→ **EXERCISE REQUIREMENTS**: All lines from the opening of the entries below through the line containing "Let a = 28667925/9604 and b = -268125/38416." must be output exactly as they appear, with no other lines.

Collected data entries:
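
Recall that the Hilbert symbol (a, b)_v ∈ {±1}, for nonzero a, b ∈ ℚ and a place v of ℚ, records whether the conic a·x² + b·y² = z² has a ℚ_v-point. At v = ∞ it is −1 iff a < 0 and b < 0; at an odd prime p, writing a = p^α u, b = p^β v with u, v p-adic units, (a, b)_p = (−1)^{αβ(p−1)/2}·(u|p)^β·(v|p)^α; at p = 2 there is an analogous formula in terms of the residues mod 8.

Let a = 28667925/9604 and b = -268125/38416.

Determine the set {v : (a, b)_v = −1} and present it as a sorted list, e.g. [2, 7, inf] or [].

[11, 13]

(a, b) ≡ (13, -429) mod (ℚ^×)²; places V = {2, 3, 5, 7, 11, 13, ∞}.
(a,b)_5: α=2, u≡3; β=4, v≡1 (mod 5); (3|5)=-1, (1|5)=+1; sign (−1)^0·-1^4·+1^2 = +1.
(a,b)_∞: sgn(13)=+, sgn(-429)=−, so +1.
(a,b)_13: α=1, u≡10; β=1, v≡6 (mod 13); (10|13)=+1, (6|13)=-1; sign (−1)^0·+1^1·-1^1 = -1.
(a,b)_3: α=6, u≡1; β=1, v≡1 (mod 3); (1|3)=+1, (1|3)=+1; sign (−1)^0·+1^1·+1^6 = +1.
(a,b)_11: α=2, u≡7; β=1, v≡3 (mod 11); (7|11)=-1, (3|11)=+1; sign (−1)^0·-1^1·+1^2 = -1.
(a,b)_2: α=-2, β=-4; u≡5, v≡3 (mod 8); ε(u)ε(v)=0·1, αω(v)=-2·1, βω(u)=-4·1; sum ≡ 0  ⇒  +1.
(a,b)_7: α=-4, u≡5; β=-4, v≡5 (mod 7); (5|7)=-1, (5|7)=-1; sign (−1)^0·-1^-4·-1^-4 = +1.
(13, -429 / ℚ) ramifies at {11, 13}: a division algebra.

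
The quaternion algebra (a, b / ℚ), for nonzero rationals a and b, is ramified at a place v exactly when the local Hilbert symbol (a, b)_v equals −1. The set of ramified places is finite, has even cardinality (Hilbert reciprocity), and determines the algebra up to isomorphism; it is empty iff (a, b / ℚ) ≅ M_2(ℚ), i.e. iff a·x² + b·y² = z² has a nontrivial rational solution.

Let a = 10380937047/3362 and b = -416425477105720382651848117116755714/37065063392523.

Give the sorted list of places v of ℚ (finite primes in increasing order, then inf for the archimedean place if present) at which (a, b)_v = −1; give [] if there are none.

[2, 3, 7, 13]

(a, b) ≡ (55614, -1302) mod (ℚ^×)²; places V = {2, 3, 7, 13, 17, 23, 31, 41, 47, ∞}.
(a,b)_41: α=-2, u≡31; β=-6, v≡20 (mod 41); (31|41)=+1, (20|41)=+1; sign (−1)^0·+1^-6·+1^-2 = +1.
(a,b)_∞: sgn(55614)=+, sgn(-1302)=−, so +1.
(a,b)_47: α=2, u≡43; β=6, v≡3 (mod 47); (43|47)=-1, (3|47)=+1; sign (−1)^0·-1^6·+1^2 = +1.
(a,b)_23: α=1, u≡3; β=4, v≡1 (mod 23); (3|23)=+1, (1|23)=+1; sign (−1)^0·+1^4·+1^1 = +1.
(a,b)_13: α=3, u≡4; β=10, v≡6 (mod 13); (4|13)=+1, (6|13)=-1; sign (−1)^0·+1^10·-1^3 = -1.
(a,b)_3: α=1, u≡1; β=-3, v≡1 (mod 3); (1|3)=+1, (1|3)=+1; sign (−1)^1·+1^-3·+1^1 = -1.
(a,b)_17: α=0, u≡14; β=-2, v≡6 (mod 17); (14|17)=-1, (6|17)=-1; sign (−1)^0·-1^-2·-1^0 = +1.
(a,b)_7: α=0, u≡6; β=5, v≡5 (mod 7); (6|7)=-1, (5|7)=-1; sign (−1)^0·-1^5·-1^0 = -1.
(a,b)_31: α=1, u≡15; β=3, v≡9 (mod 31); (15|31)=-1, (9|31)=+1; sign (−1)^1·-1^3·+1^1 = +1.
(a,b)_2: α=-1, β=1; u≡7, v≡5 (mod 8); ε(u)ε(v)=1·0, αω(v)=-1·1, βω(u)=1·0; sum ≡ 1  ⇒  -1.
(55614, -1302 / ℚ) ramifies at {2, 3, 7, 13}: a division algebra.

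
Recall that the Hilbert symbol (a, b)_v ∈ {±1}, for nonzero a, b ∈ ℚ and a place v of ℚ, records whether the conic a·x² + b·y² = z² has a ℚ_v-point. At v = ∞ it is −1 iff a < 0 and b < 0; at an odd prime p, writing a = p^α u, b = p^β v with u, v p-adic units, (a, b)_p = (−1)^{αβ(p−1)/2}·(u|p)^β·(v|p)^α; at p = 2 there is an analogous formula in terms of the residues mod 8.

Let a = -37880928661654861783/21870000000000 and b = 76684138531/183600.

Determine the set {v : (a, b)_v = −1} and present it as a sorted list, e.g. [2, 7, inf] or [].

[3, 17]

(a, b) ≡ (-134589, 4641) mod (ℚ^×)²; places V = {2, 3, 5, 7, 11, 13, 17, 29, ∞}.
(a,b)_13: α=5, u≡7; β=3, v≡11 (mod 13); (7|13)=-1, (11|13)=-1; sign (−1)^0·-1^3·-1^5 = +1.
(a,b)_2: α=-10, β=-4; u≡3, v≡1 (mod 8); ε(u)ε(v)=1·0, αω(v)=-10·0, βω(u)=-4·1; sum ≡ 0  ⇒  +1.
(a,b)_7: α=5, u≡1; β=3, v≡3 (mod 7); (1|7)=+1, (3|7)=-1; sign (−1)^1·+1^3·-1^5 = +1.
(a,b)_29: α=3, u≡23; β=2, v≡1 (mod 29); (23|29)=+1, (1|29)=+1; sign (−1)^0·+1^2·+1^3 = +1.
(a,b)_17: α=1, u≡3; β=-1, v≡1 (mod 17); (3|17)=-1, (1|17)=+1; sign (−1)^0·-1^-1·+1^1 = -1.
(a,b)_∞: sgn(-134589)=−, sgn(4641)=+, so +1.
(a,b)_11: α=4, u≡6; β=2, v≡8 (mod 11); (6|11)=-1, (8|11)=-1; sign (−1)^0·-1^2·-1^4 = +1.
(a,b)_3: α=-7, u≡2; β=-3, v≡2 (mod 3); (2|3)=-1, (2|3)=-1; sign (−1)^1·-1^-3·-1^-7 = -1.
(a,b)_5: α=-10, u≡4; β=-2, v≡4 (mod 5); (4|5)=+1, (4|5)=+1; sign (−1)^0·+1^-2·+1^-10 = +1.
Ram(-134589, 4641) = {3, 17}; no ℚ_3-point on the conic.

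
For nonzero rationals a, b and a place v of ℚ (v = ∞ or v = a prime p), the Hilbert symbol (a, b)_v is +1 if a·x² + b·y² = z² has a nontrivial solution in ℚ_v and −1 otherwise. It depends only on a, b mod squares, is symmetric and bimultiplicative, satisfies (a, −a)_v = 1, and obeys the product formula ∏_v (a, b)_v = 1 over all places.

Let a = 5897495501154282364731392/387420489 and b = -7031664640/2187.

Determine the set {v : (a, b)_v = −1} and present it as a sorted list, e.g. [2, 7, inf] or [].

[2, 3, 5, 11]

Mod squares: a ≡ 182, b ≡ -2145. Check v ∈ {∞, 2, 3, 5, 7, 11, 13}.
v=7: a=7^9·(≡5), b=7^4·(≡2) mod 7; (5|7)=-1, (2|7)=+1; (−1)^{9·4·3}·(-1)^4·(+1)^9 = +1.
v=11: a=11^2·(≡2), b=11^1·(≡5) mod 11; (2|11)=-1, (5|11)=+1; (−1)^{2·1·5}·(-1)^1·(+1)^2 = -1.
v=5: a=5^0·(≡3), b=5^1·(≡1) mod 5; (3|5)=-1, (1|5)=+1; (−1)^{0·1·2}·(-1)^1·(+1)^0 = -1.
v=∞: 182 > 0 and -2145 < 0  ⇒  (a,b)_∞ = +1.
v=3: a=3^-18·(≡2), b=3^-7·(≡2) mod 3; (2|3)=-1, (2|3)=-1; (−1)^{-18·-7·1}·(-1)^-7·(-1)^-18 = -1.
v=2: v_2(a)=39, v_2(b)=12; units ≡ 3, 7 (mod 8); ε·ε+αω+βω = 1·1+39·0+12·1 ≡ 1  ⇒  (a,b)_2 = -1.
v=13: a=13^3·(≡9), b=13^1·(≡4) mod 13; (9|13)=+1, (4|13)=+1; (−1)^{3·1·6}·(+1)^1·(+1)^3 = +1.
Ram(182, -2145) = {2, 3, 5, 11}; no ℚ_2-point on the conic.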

→ **OUTPUT BELOW**:
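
Recall that the Hilbert symbol (a, b)_v ∈ {±1}, for nonzero a, b ∈ ℚ and a place v of ℚ, records whether the conic a·x² + b·y² = z² has a ℚ_v-point. At v = ∞ it is −1 iff a < 0 and b < 0; at an odd prime p, writing a = p^α u, b = p^β v with u, v p-adic units, (a, b)_p = (−1)^{αβ(p−1)/2}·(u|p)^β·(v|p)^α; at p = 2 there is an analogous formula in terms of the residues mod 8.

Let a = 28667925/9604 and b = -268125/38416.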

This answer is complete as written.